BEGIN SOURCE INFORMATION
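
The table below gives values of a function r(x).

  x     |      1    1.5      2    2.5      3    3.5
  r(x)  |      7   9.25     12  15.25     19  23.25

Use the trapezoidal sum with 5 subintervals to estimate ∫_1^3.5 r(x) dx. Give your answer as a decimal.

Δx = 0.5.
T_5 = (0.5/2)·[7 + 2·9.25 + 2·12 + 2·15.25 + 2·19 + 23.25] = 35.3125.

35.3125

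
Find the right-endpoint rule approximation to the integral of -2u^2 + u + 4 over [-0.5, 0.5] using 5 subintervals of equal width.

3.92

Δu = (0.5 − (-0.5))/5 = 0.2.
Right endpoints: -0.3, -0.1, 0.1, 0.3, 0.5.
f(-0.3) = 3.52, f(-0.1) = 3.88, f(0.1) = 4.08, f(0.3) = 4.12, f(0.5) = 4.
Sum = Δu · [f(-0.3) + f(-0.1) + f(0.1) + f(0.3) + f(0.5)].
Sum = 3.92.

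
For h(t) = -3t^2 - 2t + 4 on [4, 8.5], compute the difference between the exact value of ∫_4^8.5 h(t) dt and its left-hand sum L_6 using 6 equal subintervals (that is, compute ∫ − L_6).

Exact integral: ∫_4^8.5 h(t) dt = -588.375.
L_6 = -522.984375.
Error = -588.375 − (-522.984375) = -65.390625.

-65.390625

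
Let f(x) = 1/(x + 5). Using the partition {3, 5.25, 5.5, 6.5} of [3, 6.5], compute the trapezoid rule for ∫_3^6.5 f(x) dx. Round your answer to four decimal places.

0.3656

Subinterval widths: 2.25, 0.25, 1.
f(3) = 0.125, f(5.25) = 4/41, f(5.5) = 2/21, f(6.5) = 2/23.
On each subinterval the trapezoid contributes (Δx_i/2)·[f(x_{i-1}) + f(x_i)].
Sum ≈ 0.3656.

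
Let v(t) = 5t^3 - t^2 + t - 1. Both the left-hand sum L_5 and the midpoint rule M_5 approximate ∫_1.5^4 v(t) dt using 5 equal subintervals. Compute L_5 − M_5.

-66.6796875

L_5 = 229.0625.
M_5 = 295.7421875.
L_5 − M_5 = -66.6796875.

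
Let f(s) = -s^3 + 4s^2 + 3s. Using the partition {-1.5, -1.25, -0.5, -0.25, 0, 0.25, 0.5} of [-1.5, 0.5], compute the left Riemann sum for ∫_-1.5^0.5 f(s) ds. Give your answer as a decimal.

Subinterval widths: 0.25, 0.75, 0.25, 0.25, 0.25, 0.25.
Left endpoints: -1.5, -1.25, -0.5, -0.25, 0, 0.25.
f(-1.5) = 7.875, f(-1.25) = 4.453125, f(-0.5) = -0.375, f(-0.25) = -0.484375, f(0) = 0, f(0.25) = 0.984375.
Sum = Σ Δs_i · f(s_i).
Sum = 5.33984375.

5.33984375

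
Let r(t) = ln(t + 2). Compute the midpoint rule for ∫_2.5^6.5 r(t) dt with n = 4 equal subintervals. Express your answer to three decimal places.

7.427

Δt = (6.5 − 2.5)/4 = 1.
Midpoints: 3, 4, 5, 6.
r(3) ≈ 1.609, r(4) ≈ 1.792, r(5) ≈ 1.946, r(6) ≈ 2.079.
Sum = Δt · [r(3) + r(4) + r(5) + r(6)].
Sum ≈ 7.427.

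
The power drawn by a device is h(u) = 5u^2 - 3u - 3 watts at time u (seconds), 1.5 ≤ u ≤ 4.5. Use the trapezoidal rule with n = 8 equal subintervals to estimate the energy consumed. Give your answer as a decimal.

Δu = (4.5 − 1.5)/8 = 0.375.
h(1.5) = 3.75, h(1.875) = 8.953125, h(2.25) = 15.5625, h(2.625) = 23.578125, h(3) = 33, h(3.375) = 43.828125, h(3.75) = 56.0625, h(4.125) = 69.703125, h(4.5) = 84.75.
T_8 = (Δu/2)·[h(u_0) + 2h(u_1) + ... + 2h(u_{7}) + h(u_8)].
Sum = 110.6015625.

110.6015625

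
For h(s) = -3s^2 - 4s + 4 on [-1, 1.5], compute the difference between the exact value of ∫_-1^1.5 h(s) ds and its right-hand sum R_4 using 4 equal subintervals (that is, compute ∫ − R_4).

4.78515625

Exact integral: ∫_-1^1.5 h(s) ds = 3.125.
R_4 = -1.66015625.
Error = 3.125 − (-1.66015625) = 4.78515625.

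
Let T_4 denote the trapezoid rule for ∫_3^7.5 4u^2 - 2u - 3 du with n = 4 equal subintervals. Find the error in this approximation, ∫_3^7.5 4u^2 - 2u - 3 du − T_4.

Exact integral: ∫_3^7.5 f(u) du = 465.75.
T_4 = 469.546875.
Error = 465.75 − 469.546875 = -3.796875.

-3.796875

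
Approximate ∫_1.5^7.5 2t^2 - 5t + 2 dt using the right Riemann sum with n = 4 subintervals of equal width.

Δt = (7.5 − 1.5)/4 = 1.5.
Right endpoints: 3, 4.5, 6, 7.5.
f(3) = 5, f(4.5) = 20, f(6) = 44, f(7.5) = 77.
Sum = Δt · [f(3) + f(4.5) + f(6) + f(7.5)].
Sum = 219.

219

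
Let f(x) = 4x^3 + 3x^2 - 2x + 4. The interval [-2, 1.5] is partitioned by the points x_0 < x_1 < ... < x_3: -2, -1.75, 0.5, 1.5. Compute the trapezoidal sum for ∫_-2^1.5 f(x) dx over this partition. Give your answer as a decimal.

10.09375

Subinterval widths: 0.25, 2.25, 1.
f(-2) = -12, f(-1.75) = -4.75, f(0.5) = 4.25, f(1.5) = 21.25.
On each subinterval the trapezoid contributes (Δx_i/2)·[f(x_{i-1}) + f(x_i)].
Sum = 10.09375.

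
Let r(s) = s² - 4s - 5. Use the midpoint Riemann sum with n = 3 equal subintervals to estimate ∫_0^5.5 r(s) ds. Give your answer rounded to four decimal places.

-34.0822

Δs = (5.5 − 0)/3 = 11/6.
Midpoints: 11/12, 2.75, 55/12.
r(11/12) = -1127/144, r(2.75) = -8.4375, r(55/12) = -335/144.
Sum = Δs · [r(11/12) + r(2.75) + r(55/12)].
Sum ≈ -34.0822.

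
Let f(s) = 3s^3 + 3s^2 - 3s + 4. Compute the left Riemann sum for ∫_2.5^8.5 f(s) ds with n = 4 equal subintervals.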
END SOURCE INFORMATION
■ **WHAT THE EXERCISE ASKS**: Your task is to copy exactly, and only, the lines from the line with "Let f(x) = 4x^3" through the last line of the entries, both included.

■ **YOUR RESPONSE**:
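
Let f(x) = 4x^3 + 3x^2 - 2x + 4. The interval [-2, 1.5] is partitioned by the points x_0 < x_1 < ... < x_3: -2, -1.75, 0.5, 1.5. Compute the trapezoidal sum for ∫_-2^1.5 f(x) dx over this partition. Give your answer as a decimal.

10.09375

Subinterval widths: 0.25, 2.25, 1.
f(-2) = -12, f(-1.75) = -4.75, f(0.5) = 4.25, f(1.5) = 21.25.
On each subinterval the trapezoid contributes (Δx_i/2)·[f(x_{i-1}) + f(x_i)].
Sum = 10.09375.

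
Let r(s) = s² - 4s - 5. Use the midpoint Riemann sum with n = 3 equal subintervals to estimate ∫_0^5.5 r(s) ds. Give your answer rounded to four decimal places.

-34.0822

Δs = (5.5 − 0)/3 = 11/6.
Midpoints: 11/12, 2.75, 55/12.
r(11/12) = -1127/144, r(2.75) = -8.4375, r(55/12) = -335/144.
Sum = Δs · [r(11/12) + r(2.75) + r(55/12)].
Sum ≈ -34.0822.

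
Let f(s) = 3s^3 + 3s^2 - 3s + 4. Compute the left Riemann sum for ∫_2.5^8.5 f(s) ds with n = 4 equal subintervals.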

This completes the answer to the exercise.